═════ Exercise input ═════

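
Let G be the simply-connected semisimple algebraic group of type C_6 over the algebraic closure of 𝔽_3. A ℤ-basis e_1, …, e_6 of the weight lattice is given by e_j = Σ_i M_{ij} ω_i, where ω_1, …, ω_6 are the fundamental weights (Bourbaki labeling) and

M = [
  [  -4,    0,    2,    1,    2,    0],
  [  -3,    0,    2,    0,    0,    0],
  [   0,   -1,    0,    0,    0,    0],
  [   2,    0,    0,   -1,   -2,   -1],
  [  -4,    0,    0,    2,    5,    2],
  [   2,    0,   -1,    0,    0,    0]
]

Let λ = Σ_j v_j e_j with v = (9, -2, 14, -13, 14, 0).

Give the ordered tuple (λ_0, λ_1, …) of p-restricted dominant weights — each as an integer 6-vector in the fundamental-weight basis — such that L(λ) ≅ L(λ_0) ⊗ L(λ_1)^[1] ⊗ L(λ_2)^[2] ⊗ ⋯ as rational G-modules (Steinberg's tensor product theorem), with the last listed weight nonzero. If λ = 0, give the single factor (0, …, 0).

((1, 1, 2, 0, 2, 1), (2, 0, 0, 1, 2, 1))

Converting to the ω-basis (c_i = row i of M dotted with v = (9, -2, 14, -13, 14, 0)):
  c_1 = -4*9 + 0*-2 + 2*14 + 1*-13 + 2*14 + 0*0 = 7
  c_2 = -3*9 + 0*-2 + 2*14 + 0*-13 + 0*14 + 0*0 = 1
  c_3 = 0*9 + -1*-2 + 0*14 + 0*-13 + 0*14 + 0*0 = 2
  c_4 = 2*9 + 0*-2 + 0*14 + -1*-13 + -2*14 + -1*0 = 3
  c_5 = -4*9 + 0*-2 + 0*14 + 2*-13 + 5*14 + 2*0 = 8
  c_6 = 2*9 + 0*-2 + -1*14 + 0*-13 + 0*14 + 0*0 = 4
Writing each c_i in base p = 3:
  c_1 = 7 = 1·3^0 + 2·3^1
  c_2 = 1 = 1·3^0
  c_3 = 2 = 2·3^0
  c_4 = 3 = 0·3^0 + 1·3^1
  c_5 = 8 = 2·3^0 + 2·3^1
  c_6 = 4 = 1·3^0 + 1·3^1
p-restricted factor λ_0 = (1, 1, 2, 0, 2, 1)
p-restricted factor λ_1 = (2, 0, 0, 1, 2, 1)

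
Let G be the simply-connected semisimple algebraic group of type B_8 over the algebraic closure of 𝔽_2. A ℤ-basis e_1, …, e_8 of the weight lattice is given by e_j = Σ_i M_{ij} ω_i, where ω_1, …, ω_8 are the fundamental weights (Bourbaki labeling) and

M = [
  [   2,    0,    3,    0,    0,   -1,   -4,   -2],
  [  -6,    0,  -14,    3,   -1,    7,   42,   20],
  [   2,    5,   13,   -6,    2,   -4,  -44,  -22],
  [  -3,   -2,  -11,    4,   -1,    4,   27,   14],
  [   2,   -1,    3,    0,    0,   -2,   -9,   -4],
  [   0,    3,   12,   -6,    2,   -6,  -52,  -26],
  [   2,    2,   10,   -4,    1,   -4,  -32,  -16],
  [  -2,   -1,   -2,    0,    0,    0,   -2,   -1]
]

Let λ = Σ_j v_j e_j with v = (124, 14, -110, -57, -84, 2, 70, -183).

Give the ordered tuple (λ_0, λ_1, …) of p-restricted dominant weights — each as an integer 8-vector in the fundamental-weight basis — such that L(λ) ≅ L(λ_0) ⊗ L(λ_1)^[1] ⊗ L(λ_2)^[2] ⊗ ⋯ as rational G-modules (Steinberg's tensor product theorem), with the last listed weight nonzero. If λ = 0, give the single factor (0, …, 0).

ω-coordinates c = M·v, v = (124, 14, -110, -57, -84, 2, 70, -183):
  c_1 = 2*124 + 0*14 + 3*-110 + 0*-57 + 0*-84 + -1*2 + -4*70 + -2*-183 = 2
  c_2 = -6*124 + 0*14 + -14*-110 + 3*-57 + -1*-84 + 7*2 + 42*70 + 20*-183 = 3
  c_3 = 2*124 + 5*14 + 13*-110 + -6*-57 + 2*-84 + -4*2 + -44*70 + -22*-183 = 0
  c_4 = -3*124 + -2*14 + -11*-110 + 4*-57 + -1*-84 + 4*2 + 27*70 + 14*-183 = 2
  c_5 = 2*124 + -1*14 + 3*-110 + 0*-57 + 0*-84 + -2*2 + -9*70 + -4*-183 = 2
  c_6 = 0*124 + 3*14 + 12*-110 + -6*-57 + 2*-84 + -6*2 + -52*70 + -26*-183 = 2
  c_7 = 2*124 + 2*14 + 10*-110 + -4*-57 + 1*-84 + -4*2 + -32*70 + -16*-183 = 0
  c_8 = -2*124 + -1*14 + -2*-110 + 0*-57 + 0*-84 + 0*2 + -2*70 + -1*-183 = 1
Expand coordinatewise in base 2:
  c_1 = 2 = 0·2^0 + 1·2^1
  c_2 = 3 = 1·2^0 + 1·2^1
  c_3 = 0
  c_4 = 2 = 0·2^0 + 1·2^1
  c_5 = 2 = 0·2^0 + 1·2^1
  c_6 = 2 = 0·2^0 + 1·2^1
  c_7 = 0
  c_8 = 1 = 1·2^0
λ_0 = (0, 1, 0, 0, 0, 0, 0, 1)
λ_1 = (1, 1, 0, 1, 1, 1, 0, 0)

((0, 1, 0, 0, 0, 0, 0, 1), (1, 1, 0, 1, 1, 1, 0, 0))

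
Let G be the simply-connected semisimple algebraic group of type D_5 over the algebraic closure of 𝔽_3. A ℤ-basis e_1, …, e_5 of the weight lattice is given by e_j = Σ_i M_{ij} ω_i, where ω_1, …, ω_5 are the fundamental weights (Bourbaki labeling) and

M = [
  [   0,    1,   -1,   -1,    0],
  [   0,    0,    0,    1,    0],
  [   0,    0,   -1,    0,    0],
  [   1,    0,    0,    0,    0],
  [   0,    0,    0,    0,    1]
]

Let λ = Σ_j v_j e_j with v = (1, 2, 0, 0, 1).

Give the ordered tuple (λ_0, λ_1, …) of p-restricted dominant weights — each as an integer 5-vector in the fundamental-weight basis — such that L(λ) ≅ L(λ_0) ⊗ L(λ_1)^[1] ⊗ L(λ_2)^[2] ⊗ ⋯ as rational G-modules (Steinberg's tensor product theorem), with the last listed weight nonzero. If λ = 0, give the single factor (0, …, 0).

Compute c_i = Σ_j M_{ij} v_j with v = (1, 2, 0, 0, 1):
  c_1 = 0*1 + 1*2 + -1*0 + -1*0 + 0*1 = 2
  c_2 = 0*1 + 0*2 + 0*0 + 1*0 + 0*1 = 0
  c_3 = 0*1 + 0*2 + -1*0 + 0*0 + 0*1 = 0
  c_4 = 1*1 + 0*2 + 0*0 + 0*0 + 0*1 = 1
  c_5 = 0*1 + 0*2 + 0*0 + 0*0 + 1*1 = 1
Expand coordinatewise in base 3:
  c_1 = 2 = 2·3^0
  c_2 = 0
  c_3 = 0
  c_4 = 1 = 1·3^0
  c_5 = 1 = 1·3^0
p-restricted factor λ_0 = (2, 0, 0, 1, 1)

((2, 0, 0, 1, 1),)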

═════

=== Goal of the exercise ===
Write out only those lines that fall between the one containing "ω_5 are the fundamental weights (Bourbaki labeling) and" and the end of the entries, the first and last included, exactly as they read.

=== Answer to the exercise ===
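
Let G be the simply-connected semisimple algebraic group of type D_5 over the algebraic closure of 𝔽_3. A ℤ-basis e_1, …, e_5 of the weight lattice is given by e_j = Σ_i M_{ij} ω_i, where ω_1, …, ω_5 are the fundamental weights (Bourbaki labeling) and

M = [
  [   0,    1,   -1,   -1,    0],
  [   0,    0,    0,    1,    0],
  [   0,    0,   -1,    0,    0],
  [   1,    0,    0,    0,    0],
  [   0,    0,    0,    0,    1]
]

Let λ = Σ_j v_j e_j with v = (1, 2, 0, 0, 1).

Give the ordered tuple (λ_0, λ_1, …) of p-restricted dominant weights — each as an integer 5-vector in the fundamental-weight basis — such that L(λ) ≅ L(λ_0) ⊗ L(λ_1)^[1] ⊗ L(λ_2)^[2] ⊗ ⋯ as rational G-modules (Steinberg's tensor product theorem), with the last listed weight nonzero. If λ = 0, give the single factor (0, …, 0).

Compute c_i = Σ_j M_{ij} v_j with v = (1, 2, 0, 0, 1):
  c_1 = 0*1 + 1*2 + -1*0 + -1*0 + 0*1 = 2
  c_2 = 0*1 + 0*2 + 0*0 + 1*0 + 0*1 = 0
  c_3 = 0*1 + 0*2 + -1*0 + 0*0 + 0*1 = 0
  c_4 = 1*1 + 0*2 + 0*0 + 0*0 + 0*1 = 1
  c_5 = 0*1 + 0*2 + 0*0 + 0*0 + 1*1 = 1
Expand coordinatewise in base 3:
  c_1 = 2 = 2·3^0
  c_2 = 0
  c_3 = 0
  c_4 = 1 = 1·3^0
  c_5 = 1 = 1·3^0
p-restricted factor λ_0 = (2, 0, 0, 1, 1)

((2, 0, 0, 1, 1),)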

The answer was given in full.